- **DATA TO EXAMINE**
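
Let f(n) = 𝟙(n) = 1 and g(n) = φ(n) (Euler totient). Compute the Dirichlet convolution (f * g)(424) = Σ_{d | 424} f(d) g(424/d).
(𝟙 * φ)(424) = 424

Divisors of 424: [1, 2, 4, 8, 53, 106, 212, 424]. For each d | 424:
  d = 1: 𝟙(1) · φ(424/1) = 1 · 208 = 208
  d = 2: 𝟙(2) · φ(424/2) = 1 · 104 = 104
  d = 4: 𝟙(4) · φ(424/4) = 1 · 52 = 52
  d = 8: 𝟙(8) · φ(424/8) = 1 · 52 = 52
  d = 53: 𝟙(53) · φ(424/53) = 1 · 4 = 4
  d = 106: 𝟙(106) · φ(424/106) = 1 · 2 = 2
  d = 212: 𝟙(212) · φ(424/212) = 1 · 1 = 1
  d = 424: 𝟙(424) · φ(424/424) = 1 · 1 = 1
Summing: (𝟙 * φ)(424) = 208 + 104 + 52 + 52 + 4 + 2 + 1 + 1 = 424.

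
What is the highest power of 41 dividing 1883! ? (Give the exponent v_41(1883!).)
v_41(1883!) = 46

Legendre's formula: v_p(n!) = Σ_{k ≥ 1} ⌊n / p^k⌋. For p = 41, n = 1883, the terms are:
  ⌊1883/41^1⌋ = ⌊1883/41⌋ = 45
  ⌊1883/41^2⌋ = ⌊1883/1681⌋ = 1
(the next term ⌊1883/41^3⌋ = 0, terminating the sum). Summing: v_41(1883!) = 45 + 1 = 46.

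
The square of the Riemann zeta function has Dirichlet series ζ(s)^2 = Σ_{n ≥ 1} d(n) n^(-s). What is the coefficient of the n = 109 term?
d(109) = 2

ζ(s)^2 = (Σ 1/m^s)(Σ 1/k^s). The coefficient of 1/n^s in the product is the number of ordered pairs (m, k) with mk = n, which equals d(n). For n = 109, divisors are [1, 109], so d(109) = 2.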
---
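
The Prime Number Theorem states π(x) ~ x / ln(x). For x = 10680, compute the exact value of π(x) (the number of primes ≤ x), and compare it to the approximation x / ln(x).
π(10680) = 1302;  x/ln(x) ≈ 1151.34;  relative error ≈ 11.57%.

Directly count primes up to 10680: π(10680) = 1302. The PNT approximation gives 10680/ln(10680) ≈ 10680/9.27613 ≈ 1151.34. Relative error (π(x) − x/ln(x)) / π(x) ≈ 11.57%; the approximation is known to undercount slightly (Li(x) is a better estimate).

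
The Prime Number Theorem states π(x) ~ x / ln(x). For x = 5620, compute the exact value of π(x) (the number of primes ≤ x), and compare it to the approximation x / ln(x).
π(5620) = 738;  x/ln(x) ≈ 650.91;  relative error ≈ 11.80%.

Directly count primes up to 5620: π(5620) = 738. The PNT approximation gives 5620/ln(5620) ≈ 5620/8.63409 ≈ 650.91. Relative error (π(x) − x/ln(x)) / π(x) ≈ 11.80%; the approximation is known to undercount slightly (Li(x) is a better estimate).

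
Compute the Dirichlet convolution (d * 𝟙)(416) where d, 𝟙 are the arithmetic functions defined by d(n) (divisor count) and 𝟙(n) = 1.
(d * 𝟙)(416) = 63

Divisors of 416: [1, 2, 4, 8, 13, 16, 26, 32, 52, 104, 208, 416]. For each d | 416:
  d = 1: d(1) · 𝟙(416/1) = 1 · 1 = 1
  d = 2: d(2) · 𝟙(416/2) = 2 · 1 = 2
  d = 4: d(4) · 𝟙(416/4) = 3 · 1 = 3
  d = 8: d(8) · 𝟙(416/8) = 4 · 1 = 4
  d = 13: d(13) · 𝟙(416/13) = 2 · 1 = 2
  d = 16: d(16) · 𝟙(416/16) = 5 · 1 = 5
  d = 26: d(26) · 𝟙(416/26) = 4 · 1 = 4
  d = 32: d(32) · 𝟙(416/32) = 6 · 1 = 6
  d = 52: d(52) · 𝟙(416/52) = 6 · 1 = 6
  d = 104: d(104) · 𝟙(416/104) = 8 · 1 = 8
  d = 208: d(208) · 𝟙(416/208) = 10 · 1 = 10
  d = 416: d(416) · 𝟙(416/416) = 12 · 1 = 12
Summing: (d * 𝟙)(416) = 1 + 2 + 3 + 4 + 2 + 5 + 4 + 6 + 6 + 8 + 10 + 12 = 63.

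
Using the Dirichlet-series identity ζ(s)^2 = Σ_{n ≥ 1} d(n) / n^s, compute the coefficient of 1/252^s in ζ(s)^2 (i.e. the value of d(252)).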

- **ASSIGNED TASK**
In the material above, locate the line containing "Compute the Dirichlet convolution (d" and the line containing "Using the Dirichlet-series". Transcribe exactly those two lines and every line between them, and nothing more.

- **RESULT BELOW**
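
Compute the Dirichlet convolution (d * 𝟙)(416) where d, 𝟙 are the arithmetic functions defined by d(n) (divisor count) and 𝟙(n) = 1.
(d * 𝟙)(416) = 63

Divisors of 416: [1, 2, 4, 8, 13, 16, 26, 32, 52, 104, 208, 416]. For each d | 416:
  d = 1: d(1) · 𝟙(416/1) = 1 · 1 = 1
  d = 2: d(2) · 𝟙(416/2) = 2 · 1 = 2
  d = 4: d(4) · 𝟙(416/4) = 3 · 1 = 3
  d = 8: d(8) · 𝟙(416/8) = 4 · 1 = 4
  d = 13: d(13) · 𝟙(416/13) = 2 · 1 = 2
  d = 16: d(16) · 𝟙(416/16) = 5 · 1 = 5
  d = 26: d(26) · 𝟙(416/26) = 4 · 1 = 4
  d = 32: d(32) · 𝟙(416/32) = 6 · 1 = 6
  d = 52: d(52) · 𝟙(416/52) = 6 · 1 = 6
  d = 104: d(104) · 𝟙(416/104) = 8 · 1 = 8
  d = 208: d(208) · 𝟙(416/208) = 10 · 1 = 10
  d = 416: d(416) · 𝟙(416/416) = 12 · 1 = 12
Summing: (d * 𝟙)(416) = 1 + 2 + 3 + 4 + 2 + 5 + 4 + 6 + 6 + 8 + 10 + 12 = 63.

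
Using the Dirichlet-series identity ζ(s)^2 = Σ_{n ≥ 1} d(n) / n^s, compute the coefficient of 1/252^s in ζ(s)^2 (i.e. the value of d(252)).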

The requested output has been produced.